=== Data supplied ===

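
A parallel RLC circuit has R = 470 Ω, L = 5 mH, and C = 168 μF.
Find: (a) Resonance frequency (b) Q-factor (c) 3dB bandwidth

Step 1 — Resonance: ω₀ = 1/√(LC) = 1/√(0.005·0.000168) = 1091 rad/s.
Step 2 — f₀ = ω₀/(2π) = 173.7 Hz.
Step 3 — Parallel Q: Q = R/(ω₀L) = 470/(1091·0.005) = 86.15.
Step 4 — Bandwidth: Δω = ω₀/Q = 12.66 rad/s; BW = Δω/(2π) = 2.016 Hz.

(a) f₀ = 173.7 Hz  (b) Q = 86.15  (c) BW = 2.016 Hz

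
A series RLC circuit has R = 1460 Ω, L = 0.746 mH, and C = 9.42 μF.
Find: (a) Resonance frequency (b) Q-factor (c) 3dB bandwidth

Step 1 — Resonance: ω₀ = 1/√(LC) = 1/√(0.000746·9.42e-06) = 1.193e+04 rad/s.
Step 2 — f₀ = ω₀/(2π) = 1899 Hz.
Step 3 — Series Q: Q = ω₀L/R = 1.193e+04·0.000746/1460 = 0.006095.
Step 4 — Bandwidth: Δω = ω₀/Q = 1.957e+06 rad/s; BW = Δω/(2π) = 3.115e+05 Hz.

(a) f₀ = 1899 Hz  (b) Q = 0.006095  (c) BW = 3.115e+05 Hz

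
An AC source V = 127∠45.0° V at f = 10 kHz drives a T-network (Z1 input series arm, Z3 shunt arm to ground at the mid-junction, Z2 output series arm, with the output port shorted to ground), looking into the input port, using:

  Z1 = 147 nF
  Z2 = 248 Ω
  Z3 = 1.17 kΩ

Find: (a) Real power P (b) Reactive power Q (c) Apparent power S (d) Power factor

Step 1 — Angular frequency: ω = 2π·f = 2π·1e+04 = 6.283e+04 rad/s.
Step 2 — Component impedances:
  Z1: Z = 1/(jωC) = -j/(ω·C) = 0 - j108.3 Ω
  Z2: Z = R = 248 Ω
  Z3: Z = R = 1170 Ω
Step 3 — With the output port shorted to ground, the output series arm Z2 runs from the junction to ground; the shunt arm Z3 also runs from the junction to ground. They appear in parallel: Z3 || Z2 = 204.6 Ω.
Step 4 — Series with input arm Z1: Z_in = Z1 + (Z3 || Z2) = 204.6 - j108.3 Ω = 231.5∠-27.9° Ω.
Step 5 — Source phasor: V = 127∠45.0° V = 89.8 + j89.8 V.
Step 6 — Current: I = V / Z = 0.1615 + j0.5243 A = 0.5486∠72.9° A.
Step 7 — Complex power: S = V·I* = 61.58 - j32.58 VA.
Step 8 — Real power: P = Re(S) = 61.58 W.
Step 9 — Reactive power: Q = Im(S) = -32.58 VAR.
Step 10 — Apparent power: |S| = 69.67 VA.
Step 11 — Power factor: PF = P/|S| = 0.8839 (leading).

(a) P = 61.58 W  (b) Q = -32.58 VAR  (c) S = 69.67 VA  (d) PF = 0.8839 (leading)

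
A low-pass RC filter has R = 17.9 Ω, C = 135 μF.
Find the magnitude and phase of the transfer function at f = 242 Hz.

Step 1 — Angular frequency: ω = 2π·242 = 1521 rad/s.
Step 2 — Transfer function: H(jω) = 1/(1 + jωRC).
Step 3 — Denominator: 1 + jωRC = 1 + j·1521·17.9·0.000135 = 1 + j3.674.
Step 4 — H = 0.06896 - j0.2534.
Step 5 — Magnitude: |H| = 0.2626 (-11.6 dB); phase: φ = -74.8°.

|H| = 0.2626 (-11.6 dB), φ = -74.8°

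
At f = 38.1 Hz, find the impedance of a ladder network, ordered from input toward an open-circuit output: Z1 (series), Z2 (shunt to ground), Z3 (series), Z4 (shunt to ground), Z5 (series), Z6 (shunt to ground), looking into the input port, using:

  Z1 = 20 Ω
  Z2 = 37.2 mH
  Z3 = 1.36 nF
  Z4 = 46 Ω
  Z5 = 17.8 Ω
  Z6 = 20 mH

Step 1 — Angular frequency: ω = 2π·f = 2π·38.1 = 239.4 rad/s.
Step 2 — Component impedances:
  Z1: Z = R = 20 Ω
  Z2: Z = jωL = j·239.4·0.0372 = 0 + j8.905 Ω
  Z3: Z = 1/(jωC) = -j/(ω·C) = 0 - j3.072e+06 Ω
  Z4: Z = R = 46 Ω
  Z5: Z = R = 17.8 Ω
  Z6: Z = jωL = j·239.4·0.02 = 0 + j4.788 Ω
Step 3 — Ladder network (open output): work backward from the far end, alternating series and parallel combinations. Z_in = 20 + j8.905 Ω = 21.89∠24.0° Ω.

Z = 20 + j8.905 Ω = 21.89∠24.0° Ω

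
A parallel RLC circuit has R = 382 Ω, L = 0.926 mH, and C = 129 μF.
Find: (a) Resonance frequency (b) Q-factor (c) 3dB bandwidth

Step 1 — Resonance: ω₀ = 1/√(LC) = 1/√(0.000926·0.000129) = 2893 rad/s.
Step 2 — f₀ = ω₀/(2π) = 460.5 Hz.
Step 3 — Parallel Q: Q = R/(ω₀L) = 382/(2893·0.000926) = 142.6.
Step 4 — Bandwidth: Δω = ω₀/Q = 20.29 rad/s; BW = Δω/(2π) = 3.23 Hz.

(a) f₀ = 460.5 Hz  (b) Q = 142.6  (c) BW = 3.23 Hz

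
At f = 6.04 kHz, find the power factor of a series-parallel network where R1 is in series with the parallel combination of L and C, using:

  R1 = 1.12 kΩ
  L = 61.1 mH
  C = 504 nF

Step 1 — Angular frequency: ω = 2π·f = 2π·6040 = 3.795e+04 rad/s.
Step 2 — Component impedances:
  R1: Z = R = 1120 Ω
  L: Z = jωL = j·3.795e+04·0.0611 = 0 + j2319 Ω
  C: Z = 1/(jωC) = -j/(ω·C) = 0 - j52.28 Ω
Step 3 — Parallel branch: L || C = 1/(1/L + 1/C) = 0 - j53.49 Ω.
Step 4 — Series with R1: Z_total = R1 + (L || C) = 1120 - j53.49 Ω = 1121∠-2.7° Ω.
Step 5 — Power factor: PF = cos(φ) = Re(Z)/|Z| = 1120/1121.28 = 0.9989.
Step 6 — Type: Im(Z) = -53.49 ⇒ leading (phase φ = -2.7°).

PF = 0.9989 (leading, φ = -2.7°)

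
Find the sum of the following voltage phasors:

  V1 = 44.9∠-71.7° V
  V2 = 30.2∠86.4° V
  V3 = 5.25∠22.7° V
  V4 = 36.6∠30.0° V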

===
=== Data supplied ===

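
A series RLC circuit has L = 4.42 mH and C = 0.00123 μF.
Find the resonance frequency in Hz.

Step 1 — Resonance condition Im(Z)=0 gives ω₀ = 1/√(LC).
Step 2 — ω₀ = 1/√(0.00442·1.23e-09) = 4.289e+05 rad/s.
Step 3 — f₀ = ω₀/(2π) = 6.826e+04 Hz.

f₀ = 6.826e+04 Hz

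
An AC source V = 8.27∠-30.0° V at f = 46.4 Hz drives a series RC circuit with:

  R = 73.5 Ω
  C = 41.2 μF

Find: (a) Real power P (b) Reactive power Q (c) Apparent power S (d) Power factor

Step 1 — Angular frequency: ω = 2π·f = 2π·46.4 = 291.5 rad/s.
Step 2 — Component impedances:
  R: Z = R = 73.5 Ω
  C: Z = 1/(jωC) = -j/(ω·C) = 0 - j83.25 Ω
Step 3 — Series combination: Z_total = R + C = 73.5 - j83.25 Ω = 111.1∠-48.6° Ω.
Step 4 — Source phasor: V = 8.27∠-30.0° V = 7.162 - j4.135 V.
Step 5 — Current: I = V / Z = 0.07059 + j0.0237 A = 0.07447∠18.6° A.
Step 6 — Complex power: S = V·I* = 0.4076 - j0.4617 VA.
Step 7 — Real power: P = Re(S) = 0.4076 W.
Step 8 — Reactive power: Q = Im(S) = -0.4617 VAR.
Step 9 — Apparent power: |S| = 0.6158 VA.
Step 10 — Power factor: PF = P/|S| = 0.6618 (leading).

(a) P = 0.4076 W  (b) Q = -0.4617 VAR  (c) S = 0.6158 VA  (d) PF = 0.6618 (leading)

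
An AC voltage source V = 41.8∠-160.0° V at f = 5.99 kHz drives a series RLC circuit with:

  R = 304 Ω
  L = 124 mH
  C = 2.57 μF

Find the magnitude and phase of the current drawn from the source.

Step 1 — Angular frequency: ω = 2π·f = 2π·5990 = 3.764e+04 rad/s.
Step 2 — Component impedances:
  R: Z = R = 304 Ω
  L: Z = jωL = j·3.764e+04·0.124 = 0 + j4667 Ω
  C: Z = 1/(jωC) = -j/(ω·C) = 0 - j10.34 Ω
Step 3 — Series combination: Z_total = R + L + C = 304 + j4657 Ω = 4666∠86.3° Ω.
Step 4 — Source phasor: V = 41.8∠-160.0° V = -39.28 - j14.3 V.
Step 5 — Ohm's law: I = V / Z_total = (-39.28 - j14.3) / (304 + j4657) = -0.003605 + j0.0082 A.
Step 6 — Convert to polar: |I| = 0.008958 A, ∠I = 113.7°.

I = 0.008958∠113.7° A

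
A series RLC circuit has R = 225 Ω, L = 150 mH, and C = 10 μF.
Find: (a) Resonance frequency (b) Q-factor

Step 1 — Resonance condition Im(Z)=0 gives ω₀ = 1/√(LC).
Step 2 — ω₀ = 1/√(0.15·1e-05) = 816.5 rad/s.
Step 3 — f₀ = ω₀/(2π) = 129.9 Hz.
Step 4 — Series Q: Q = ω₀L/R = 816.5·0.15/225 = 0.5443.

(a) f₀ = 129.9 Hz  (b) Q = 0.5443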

===

__Aim of the exercise__.
For the word "into", show every line of the entries that holds it.

__Response__.
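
An AC source V = 127∠45.0° V at f = 10 kHz drives a T-network (Z1 input series arm, Z3 shunt arm to ground at the mid-junction, Z2 output series arm, with the output port shorted to ground), looking into the input port, using:
At f = 38.1 Hz, find the impedance of a ladder network, ordered from input toward an open-circuit output: Z1 (series), Z2 (shunt to ground), Z3 (series), Z4 (shunt to ground), Z5 (series), Z6 (shunt to ground), looking into the input port, using: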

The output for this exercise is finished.